PROBLEM STATEMENT:
Please print all of the records that follow with nothing altered.

----- RECORDS FOR THIS EXERCISE -----

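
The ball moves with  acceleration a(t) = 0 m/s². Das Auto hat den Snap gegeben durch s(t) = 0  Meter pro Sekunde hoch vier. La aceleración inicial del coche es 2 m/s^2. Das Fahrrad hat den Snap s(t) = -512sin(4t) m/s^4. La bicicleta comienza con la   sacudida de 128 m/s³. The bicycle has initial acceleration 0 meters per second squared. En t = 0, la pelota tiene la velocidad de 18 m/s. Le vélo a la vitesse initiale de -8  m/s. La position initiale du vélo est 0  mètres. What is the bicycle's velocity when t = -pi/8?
To find the answer, we compute 3 integrals of s(t) = -512·sin(4·t). Finding the antiderivative of s(t) and using j(0) = 128: j(t) = 128·cos(4·t). The integral of jerk, with a(0) = 0, gives acceleration: a(t) = 32·sin(4·t). Integrating acceleration and using the initial condition v(0) = -8, we get v(t) = -8·cos(4·t). From the given velocity equation v(t) = -8·cos(4·t), we substitute t = -pi/8 to get v = 0.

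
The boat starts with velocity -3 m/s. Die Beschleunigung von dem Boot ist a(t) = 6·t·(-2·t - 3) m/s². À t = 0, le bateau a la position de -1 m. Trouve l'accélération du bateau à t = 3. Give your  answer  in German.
Aus der Gleichung für die Beschleunigung a(t) = 6·t·(-2·t - 3), setzen wir t = 3 ein und erhalten a = -162.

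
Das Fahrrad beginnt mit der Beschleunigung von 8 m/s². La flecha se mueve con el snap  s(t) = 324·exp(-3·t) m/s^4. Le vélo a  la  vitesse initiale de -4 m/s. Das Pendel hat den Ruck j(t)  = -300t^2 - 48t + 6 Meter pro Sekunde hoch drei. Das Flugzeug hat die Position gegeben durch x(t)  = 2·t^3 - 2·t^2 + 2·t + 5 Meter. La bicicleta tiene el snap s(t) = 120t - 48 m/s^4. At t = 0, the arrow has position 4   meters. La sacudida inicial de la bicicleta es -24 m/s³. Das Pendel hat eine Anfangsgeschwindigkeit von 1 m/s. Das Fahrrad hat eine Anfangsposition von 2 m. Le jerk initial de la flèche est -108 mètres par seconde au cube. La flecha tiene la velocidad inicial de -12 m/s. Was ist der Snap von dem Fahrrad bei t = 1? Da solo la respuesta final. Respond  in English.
The snap at t = 1 is s = 72.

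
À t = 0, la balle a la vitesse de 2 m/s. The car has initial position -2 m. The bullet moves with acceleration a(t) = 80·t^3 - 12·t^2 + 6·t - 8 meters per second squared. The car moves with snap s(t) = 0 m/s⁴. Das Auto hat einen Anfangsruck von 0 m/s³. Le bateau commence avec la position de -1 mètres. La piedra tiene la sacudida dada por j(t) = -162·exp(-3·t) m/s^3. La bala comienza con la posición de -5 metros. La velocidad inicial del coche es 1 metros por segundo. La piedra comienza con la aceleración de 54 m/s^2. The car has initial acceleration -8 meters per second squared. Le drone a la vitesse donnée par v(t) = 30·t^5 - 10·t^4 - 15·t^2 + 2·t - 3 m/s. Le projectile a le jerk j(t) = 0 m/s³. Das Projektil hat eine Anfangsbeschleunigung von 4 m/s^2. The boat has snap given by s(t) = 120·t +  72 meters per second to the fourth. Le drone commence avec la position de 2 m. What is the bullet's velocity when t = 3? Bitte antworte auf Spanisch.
Para resolver esto, necesitamos tomar 1 integral de nuestra ecuación de la aceleración a(t) = 80·t^3 - 12·t^2 + 6·t - 8. Integrando la aceleración y usando la condición inicial v(0) = 2, obtenemos v(t) = 20·t^4 - 4·t^3 + 3·t^2 - 8·t + 2. Tenemos la velocidad v(t) = 20·t^4 - 4·t^3 + 3·t^2 - 8·t + 2. Sustituyendo t = 3: v(3) = 1517.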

-----

SOLUTION:
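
The ball moves with  acceleration a(t) = 0 m/s². Das Auto hat den Snap gegeben durch s(t) = 0  Meter pro Sekunde hoch vier. La aceleración inicial del coche es 2 m/s^2. Das Fahrrad hat den Snap s(t) = -512sin(4t) m/s^4. La bicicleta comienza con la   sacudida de 128 m/s³. The bicycle has initial acceleration 0 meters per second squared. En t = 0, la pelota tiene la velocidad de 18 m/s. Le vélo a la vitesse initiale de -8  m/s. La position initiale du vélo est 0  mètres. What is the bicycle's velocity when t = -pi/8?
To find the answer, we compute 3 integrals of s(t) = -512·sin(4·t). Finding the antiderivative of s(t) and using j(0) = 128: j(t) = 128·cos(4·t). The integral of jerk, with a(0) = 0, gives acceleration: a(t) = 32·sin(4·t). Integrating acceleration and using the initial condition v(0) = -8, we get v(t) = -8·cos(4·t). From the given velocity equation v(t) = -8·cos(4·t), we substitute t = -pi/8 to get v = 0.

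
The boat starts with velocity -3 m/s. Die Beschleunigung von dem Boot ist a(t) = 6·t·(-2·t - 3) m/s². À t = 0, le bateau a la position de -1 m. Trouve l'accélération du bateau à t = 3. Give your  answer  in German.
Aus der Gleichung für die Beschleunigung a(t) = 6·t·(-2·t - 3), setzen wir t = 3 ein und erhalten a = -162.

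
Das Fahrrad beginnt mit der Beschleunigung von 8 m/s². La flecha se mueve con el snap  s(t) = 324·exp(-3·t) m/s^4. Le vélo a  la  vitesse initiale de -4 m/s. Das Pendel hat den Ruck j(t)  = -300t^2 - 48t + 6 Meter pro Sekunde hoch drei. Das Flugzeug hat die Position gegeben durch x(t)  = 2·t^3 - 2·t^2 + 2·t + 5 Meter. La bicicleta tiene el snap s(t) = 120t - 48 m/s^4. At t = 0, the arrow has position 4   meters. La sacudida inicial de la bicicleta es -24 m/s³. Das Pendel hat eine Anfangsgeschwindigkeit von 1 m/s. Das Fahrrad hat eine Anfangsposition von 2 m. Le jerk initial de la flèche est -108 mètres par seconde au cube. La flecha tiene la velocidad inicial de -12 m/s. Was ist der Snap von dem Fahrrad bei t = 1? Da solo la respuesta final. Respond  in English.
The snap at t = 1 is s = 72.

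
À t = 0, la balle a la vitesse de 2 m/s. The car has initial position -2 m. The bullet moves with acceleration a(t) = 80·t^3 - 12·t^2 + 6·t - 8 meters per second squared. The car moves with snap s(t) = 0 m/s⁴. Das Auto hat einen Anfangsruck von 0 m/s³. Le bateau commence avec la position de -1 mètres. La piedra tiene la sacudida dada por j(t) = -162·exp(-3·t) m/s^3. La bala comienza con la posición de -5 metros. La velocidad inicial del coche es 1 metros por segundo. La piedra comienza con la aceleración de 54 m/s^2. The car has initial acceleration -8 meters per second squared. Le drone a la vitesse donnée par v(t) = 30·t^5 - 10·t^4 - 15·t^2 + 2·t - 3 m/s. Le projectile a le jerk j(t) = 0 m/s³. Das Projektil hat eine Anfangsbeschleunigung von 4 m/s^2. The boat has snap given by s(t) = 120·t +  72 meters per second to the fourth. Le drone commence avec la position de 2 m. What is the bullet's velocity when t = 3? Bitte antworte auf Spanisch.
Para resolver esto, necesitamos tomar 1 integral de nuestra ecuación de la aceleración a(t) = 80·t^3 - 12·t^2 + 6·t - 8. Integrando la aceleración y usando la condición inicial v(0) = 2, obtenemos v(t) = 20·t^4 - 4·t^3 + 3·t^2 - 8·t + 2. Tenemos la velocidad v(t) = 20·t^4 - 4·t^3 + 3·t^2 - 8·t + 2. Sustituyendo t = 3: v(3) = 1517.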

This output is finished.